>>>
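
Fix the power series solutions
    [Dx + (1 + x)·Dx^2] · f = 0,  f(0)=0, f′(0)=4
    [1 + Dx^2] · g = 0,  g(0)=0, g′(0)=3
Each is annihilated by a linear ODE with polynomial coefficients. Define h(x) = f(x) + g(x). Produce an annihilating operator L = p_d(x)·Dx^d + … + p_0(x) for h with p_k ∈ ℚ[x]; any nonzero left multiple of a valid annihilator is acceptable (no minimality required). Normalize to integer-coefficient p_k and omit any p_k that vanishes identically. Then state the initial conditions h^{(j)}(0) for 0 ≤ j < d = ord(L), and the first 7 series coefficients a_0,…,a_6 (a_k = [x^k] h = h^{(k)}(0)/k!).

L = (7 + 2·x + x^2)·Dx + (3 + 5·x + 3·x^2 + x^3)·Dx^2 + (7 + 2·x + x^2)·Dx^3 + (3 + 5·x + 3·x^2 + x^3)·Dx^4  (order 4).
h: a_k = 0, 7, -2, 5/6, -1, 33/40, -2/3, …
ICs: h(0) = 0, h′(0) = 7, h′′(0) = -4, h′′′(0) = 5.

f: a_k = 0, 4, -2, 4/3, -1, 4/5, -2/3, …
g: a_k = 0, 3, 0, -1/2, 0, 1/40, 0, …
h₀=f+g: left-lcm gives L₀, ord ≤ 4.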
<<<
#### ASSIGNMENT
Starting at the line that contains "Each is annihilated", quote each remaining line of the entries above, unchanged.

#### SOLUTION FOR THIS TASK
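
Each is annihilated by a linear ODE with polynomial coefficients. Define h(x) = f(x) + g(x). Produce an annihilating operator L = p_d(x)·Dx^d + … + p_0(x) for h with p_k ∈ ℚ[x]; any nonzero left multiple of a valid annihilator is acceptable (no minimality required). Normalize to integer-coefficient p_k and omit any p_k that vanishes identically. Then state the initial conditions h^{(j)}(0) for 0 ≤ j < d = ord(L), and the first 7 series coefficients a_0,…,a_6 (a_k = [x^k] h = h^{(k)}(0)/k!).

L = (7 + 2·x + x^2)·Dx + (3 + 5·x + 3·x^2 + x^3)·Dx^2 + (7 + 2·x + x^2)·Dx^3 + (3 + 5·x + 3·x^2 + x^3)·Dx^4  (order 4).
h: a_k = 0, 7, -2, 5/6, -1, 33/40, -2/3, …
ICs: h(0) = 0, h′(0) = 7, h′′(0) = -4, h′′′(0) = 5.

f: a_k = 0, 4, -2, 4/3, -1, 4/5, -2/3, …
g: a_k = 0, 3, 0, -1/2, 0, 1/40, 0, …
h₀=f+g: left-lcm gives L₀, ord ≤ 4.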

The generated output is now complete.